Pull out of the data below the stretch of lines bounded by the one containing "You start at (row=1, col=0)." and the one containing "Execute the following", both bounds included, unchanged.
Records to process: Begin
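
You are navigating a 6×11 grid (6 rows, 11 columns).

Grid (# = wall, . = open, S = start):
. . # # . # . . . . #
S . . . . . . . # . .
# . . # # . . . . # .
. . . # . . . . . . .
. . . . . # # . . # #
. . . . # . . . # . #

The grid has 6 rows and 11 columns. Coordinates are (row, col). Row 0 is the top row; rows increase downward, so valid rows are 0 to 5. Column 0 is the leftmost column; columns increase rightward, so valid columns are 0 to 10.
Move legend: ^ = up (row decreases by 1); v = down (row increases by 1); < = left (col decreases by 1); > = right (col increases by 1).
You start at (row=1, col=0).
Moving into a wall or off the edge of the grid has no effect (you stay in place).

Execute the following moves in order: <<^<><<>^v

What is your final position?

Answer: Final position: (row=1, col=1)

Derivation:
Start: (row=1, col=0)
  < (left): blocked, stay at (row=1, col=0)
  < (left): blocked, stay at (row=1, col=0)
  ^ (up): (row=1, col=0) -> (row=0, col=0)
  < (left): blocked, stay at (row=0, col=0)
  > (right): (row=0, col=0) -> (row=0, col=1)
  < (left): (row=0, col=1) -> (row=0, col=0)
  < (left): blocked, stay at (row=0, col=0)
  > (right): (row=0, col=0) -> (row=0, col=1)
  ^ (up): blocked, stay at (row=0, col=1)
  v (down): (row=0, col=1) -> (row=1, col=1)
Final: (row=1, col=1)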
Records to process: End
## Task response
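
You start at (row=1, col=0).
Moving into a wall or off the edge of the grid has no effect (you stay in place).

Execute the following moves in order: <<^<><<>^v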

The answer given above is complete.